**Records to process:**
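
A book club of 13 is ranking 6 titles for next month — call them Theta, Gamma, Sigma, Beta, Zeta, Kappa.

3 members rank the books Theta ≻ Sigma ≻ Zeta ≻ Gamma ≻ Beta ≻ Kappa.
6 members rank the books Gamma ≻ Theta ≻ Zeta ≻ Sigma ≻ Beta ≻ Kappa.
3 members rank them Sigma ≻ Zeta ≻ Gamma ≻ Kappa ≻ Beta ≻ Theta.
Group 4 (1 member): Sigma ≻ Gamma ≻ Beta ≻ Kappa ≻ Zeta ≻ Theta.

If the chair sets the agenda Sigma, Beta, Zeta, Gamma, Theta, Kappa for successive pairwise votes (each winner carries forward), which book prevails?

Round 1: Sigma vs Beta — 13–0, Sigma advances.
Round 2: Sigma vs Zeta — 7–6, Sigma advances.
Round 3: Sigma vs Gamma — 7–6, Sigma advances.
Round 4: Sigma vs Theta — 4–9, Theta advances.
Round 5: Theta vs Kappa — 9–4, Theta advances.
The agenda winner is Theta.

Theta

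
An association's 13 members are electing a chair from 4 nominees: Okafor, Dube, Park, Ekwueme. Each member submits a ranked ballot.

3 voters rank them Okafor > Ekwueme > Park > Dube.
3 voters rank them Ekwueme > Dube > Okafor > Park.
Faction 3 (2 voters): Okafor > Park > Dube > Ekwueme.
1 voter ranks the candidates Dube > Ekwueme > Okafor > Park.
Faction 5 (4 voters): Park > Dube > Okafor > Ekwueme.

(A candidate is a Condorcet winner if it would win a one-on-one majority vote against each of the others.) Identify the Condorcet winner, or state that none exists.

none

Check each pair by majority over 13 ballots:
Okafor vs Dube: Okafor preferred on 3+2 = 5 ballots; Dube wins 8–5.
Okafor vs Park: 9 to 4, Okafor.
Okafor vs Ekwueme: Okafor is ranked higher on 3+2+4 = 9 ballots, Ekwueme on 4. Okafor wins 9–4.
Dube vs Park: 3+1 = 4 for Dube, 9 for Park — Park by 9–4.
Dube vs Ekwueme: Dube preferred on 2+1+4 = 7 ballots; Dube wins 7–6.
Park vs Ekwueme: 6 to 7, Ekwueme.
No candidate is unbeaten: Okafor loses to Dube; Dube loses to Park; Park loses to Okafor; Ekwueme loses to Okafor. In particular Okafor beats Park beats Dube beats Okafor is a majority cycle — no Condorcet winner exists.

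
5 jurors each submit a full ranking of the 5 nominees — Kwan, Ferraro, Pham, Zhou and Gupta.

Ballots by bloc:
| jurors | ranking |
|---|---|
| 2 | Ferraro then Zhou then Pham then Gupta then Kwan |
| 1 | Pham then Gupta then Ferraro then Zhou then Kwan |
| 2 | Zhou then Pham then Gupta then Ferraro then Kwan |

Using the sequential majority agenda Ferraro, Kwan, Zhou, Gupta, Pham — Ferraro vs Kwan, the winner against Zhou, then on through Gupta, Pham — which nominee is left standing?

Round 1: Ferraro vs Kwan — 5–0, Ferraro advances.
Round 2: Ferraro vs Zhou — 3–2, Ferraro advances.
Round 3: Ferraro vs Gupta — 2–3, Gupta advances.
Round 4: Gupta vs Pham — 0–5, Pham advances.
The agenda winner is Pham.

Pham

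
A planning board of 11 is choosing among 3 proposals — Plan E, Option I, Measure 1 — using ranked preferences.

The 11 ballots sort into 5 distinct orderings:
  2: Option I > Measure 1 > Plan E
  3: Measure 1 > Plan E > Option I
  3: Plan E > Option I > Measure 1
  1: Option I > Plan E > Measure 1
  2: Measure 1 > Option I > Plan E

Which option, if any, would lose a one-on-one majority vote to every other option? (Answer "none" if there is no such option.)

none

Head-to-head results (11 council members):
Plan E vs Option I: 3+3 = 6 for Plan E, 5 for Option I — Plan E by 6–5.
Plan E–Measure 1: Measure 1 7–4.
Option I vs Measure 1: Option I, 6–5.
No option is winless: Plan E beats Option I; Option I beats Measure 1; Measure 1 beats Plan E. There is no Condorcet loser.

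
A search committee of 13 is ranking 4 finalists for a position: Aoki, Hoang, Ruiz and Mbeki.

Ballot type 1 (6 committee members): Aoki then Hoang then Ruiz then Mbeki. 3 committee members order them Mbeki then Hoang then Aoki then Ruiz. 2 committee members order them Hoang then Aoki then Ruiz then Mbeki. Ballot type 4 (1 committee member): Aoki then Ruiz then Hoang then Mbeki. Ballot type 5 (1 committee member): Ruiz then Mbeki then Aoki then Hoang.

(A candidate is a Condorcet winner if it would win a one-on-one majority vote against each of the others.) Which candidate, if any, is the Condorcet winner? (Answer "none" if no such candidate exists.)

Aoki

Pairwise majorities:
Aoki vs Hoang: Aoki wins 8–5.
Aoki–Ruiz: Aoki 12–1.
Aoki vs Mbeki: Aoki, 9–4.
Hoang–Ruiz: Hoang 11–2.
Hoang vs Mbeki: Hoang wins 9–4.
Ruiz–Mbeki: Ruiz 10–3.
Aoki beats each of Hoang, Ruiz, Mbeki — Aoki is the Condorcet winner.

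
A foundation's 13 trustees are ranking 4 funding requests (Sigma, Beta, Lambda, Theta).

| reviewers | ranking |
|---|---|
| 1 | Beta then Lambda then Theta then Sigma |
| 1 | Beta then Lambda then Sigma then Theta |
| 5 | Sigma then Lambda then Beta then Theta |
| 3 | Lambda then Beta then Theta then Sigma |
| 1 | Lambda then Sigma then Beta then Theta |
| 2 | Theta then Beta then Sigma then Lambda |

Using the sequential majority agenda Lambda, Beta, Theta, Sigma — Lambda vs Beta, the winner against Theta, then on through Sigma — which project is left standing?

Sigma

Round 1: Lambda vs Beta — 9–4, Lambda advances.
Round 2: Lambda vs Theta — 11–2, Lambda advances.
Round 3: Lambda vs Sigma — 6–7, Sigma advances.
Sigma survives the agenda.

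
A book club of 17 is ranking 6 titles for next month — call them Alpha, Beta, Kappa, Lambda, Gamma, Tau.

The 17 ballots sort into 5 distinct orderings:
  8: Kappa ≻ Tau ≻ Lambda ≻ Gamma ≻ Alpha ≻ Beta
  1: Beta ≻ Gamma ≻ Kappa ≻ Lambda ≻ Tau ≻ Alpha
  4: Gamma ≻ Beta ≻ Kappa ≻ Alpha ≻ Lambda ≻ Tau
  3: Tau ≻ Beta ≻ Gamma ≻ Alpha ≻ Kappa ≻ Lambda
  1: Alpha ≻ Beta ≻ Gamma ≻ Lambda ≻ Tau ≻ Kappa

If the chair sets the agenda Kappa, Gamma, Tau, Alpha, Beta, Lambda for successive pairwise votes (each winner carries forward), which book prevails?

Round 1: Kappa vs Gamma — 8–9, Gamma advances.
Round 2: Gamma vs Tau — 6–11, Tau advances.
Round 3: Tau vs Alpha — 12–5, Tau advances.
Round 4: Tau vs Beta — 11–6, Tau advances.
Round 5: Tau vs Lambda — 11–6, Tau advances.
Tau survives the agenda.

Tau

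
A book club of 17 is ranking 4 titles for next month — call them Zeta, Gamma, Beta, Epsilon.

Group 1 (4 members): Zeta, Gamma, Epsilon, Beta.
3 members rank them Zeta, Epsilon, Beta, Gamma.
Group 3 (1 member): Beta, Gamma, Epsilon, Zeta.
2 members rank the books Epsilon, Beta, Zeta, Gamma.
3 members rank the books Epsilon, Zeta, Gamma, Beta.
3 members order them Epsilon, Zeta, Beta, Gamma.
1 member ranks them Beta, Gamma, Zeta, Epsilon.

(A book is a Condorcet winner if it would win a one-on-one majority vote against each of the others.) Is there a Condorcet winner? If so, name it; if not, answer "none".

Head-to-head results (17 members):
Zeta vs Gamma: Zeta, 15–2.
Zeta–Beta: Zeta 13–4.
Zeta–Epsilon: Epsilon 9–8.
Gamma–Beta: Beta 10–7.
Gamma–Epsilon: Epsilon 11–6.
Beta–Epsilon: Epsilon 15–2.
Epsilon beats each of Zeta, Gamma, Beta — Epsilon is the Condorcet winner.

Epsilon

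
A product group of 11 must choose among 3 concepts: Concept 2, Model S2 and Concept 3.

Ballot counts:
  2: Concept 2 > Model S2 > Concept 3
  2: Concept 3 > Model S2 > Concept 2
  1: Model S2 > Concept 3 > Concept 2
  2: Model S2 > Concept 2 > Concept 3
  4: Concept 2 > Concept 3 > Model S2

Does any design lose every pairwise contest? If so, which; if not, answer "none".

Head-to-head results (11 engineers):
Concept 2 vs Model S2: Concept 2 preferred on 2+4 = 6 ballots; Concept 2 wins 6–5.
Concept 2–Concept 3: Concept 2 8–3.
Model S2 vs Concept 3: Model S2 preferred on 2+1+2 = 5 ballots; Concept 3 wins 6–5.
Only Model S2 has no wins; Model S2 is the Condorcet loser.

Model S2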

**What is required:** Pull every line holding "committee" out of the records.

**Answer section:**
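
A search committee of 13 is ranking 4 finalists for a position: Aoki, Hoang, Ruiz and Mbeki.
Ballot type 1 (6 committee members): Aoki then Hoang then Ruiz then Mbeki. 3 committee members order them Mbeki then Hoang then Aoki then Ruiz. 2 committee members order them Hoang then Aoki then Ruiz then Mbeki. Ballot type 4 (1 committee member): Aoki then Ruiz then Hoang then Mbeki. Ballot type 5 (1 committee member): Ruiz then Mbeki then Aoki then Hoang.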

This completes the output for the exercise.